● **Task goal**
Using the material below, print the line that contains "What is the", the line that contains "Let F be a family of 6-element", and every line in between, exactly and nothing else.

● **Available data**
*** Begin section ***
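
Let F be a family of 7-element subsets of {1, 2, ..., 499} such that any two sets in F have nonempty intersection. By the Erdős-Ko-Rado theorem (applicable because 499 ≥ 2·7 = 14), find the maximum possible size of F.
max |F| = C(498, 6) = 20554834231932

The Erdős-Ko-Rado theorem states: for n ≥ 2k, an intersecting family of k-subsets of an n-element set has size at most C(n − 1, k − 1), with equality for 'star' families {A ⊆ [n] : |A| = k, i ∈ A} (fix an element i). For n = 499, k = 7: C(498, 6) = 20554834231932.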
*** End section ***
*** Begin section ***
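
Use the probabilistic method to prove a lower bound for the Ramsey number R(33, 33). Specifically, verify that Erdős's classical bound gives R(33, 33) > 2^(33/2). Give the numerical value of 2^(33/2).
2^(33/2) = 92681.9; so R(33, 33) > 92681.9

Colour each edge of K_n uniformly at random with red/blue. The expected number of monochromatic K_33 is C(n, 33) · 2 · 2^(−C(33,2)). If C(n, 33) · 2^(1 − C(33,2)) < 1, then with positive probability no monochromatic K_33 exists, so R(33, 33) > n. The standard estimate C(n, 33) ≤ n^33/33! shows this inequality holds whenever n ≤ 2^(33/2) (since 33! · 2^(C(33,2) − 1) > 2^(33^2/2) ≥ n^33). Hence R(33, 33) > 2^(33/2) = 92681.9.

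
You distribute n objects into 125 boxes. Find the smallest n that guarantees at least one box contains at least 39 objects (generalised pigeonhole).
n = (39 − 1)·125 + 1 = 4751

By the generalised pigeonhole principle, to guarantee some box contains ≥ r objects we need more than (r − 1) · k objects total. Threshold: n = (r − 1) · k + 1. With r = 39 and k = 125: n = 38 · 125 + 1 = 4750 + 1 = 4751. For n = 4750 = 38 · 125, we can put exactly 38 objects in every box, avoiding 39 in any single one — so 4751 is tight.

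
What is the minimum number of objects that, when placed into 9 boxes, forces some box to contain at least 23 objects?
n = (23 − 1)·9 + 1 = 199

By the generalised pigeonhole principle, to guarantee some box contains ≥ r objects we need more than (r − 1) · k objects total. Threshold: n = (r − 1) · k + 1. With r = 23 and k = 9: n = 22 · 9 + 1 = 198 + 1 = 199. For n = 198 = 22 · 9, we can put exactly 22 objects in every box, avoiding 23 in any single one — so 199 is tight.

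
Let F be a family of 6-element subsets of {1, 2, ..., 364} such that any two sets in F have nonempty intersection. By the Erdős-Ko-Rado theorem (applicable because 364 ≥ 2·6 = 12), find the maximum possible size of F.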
*** End section ***
● **Exercise response**
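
What is the minimum number of objects that, when placed into 9 boxes, forces some box to contain at least 23 objects?
n = (23 − 1)·9 + 1 = 199

By the generalised pigeonhole principle, to guarantee some box contains ≥ r objects we need more than (r − 1) · k objects total. Threshold: n = (r − 1) · k + 1. With r = 23 and k = 9: n = 22 · 9 + 1 = 198 + 1 = 199. For n = 198 = 22 · 9, we can put exactly 22 objects in every box, avoiding 23 in any single one — so 199 is tight.

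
Let F be a family of 6-element subsets of {1, 2, ..., 364} such that any two sets in F have nonempty intersection. By the Erdős-Ko-Rado theorem (applicable because 364 ≥ 2·6 = 12), find the maximum possible size of F.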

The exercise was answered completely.